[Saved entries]
# # # #
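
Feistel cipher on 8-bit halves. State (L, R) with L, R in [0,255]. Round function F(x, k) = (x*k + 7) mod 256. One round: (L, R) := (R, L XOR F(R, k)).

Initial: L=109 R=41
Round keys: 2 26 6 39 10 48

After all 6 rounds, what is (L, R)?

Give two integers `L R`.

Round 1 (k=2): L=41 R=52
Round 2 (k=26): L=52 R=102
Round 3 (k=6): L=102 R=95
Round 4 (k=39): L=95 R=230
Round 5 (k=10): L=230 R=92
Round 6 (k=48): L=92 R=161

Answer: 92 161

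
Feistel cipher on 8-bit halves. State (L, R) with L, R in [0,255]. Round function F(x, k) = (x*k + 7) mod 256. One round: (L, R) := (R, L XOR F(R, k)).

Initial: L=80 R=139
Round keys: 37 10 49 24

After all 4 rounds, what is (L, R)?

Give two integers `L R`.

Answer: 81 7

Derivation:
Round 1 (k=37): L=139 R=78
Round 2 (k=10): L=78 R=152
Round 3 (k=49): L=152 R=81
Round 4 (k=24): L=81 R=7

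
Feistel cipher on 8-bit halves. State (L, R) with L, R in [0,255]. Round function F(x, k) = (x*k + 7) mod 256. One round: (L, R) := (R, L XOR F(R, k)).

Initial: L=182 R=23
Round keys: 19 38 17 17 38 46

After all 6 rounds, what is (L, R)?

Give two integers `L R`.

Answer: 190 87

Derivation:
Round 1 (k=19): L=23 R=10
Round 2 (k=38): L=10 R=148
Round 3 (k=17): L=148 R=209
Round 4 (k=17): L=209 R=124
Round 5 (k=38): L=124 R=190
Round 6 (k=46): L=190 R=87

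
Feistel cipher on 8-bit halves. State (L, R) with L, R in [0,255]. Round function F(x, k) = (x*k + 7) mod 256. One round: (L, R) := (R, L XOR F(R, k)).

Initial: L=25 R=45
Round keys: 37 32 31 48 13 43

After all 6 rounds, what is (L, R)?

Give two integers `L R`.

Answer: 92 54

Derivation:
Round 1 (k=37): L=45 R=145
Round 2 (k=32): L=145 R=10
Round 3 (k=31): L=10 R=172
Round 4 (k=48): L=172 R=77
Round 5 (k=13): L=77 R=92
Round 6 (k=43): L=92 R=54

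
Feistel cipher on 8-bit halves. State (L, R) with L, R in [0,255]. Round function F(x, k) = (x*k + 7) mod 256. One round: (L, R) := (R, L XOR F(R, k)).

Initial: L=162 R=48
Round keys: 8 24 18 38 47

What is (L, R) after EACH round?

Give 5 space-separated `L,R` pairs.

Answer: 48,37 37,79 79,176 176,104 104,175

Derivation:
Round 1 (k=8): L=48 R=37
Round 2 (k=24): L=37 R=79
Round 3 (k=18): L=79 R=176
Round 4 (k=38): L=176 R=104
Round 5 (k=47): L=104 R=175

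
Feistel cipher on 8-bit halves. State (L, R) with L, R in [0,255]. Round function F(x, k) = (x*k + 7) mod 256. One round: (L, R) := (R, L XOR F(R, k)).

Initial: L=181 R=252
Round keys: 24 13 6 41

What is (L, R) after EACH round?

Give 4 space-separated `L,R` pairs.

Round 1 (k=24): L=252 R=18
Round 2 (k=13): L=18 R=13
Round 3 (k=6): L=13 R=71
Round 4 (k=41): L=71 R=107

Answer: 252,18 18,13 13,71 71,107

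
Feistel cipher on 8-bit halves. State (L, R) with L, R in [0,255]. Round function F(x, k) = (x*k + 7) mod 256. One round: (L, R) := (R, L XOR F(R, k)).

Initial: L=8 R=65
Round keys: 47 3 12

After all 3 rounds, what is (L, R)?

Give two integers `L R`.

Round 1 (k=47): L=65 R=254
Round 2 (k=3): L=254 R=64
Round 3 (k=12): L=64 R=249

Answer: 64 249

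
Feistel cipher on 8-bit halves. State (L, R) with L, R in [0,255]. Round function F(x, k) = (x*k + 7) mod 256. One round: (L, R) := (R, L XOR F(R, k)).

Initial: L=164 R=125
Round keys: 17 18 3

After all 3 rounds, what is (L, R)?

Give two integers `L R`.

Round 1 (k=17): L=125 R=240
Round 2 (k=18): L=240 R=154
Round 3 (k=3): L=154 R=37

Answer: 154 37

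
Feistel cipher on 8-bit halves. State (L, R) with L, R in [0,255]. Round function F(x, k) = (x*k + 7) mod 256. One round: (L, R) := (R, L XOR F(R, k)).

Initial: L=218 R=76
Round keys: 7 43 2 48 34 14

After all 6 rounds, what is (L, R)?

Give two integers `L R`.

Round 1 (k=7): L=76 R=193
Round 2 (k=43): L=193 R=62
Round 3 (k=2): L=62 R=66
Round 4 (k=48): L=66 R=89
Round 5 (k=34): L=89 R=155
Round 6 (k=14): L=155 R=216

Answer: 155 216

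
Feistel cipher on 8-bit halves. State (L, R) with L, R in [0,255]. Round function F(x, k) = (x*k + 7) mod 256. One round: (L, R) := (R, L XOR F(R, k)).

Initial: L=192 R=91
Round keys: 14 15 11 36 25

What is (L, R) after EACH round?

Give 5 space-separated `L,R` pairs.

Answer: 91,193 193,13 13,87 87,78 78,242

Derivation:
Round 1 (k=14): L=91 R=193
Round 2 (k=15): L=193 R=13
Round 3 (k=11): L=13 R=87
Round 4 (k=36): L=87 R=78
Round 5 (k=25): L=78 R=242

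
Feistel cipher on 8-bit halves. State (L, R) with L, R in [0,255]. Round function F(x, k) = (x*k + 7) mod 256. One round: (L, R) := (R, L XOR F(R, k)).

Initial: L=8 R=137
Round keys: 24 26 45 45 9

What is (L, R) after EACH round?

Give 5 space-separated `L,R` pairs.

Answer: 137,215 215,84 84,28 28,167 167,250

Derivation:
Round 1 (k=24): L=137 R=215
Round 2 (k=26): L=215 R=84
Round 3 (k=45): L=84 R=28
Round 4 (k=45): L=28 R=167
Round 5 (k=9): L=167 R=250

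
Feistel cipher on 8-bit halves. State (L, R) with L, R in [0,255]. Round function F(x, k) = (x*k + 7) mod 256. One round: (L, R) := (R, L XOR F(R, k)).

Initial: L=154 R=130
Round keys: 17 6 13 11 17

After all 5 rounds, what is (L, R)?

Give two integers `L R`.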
# # # #
▶ _Description of the task_
Every line above with the string "Initial" in it should be copied into the answer.

▶ _Task result_
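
Initial: L=109 R=41
Initial: L=80 R=139
Initial: L=182 R=23
Initial: L=25 R=45
Initial: L=162 R=48
Initial: L=181 R=252
Initial: L=8 R=65
Initial: L=164 R=125
Initial: L=218 R=76
Initial: L=192 R=91
Initial: L=8 R=137
Initial: L=154 R=130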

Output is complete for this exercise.